Provided material

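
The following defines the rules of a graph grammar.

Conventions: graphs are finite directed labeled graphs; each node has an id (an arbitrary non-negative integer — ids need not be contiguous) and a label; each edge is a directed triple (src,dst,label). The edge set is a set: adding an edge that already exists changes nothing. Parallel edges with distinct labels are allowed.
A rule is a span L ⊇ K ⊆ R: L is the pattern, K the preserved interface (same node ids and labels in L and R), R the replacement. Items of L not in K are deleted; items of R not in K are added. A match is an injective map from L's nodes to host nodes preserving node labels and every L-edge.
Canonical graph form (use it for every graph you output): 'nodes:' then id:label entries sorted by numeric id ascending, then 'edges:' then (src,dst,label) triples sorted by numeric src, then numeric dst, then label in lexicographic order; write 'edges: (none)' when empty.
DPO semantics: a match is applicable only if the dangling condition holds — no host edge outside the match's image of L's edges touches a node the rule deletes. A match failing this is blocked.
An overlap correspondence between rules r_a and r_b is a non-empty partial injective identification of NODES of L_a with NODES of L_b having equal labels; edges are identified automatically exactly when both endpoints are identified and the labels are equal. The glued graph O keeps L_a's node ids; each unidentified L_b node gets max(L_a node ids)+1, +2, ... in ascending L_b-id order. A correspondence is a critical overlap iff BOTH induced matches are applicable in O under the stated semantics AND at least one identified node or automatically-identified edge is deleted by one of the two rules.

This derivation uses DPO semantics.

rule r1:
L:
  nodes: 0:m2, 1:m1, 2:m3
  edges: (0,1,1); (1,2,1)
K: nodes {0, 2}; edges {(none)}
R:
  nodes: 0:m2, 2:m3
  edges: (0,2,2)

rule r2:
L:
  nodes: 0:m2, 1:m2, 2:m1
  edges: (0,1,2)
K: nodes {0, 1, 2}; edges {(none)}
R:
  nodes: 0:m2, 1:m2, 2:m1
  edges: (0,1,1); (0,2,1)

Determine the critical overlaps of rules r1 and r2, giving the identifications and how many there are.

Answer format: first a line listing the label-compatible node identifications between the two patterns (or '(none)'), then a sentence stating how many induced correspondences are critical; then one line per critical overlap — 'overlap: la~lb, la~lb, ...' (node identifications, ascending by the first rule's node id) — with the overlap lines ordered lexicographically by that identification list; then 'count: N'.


label-compatible node identifications between L(r1) and L(r2): 0~0, 0~1, 1~2
3 of the induced correspondences are critical overlaps of r1 and r2.
overlap: 0~0, 1~2
overlap: 0~1, 1~2
overlap: 1~2
count: 3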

Goal of the exercise
Please reply with an exact copy of the lines above, starting at the first and ending at the line that holds "A rule is a".

Your response
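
The following defines the rules of a graph grammar.

Conventions: graphs are finite directed labeled graphs; each node has an id (an arbitrary non-negative integer — ids need not be contiguous) and a label; each edge is a directed triple (src,dst,label). The edge set is a set: adding an edge that already exists changes nothing. Parallel edges with distinct labels are allowed.
A rule is a span L ⊇ K ⊆ R: L is the pattern, K the preserved interface (same node ids and labels in L and R), R the replacement. Items of L not in K are deleted; items of R not in K are added. A match is an injective map from L's nodes to host nodes preserving node labels and every L-edge.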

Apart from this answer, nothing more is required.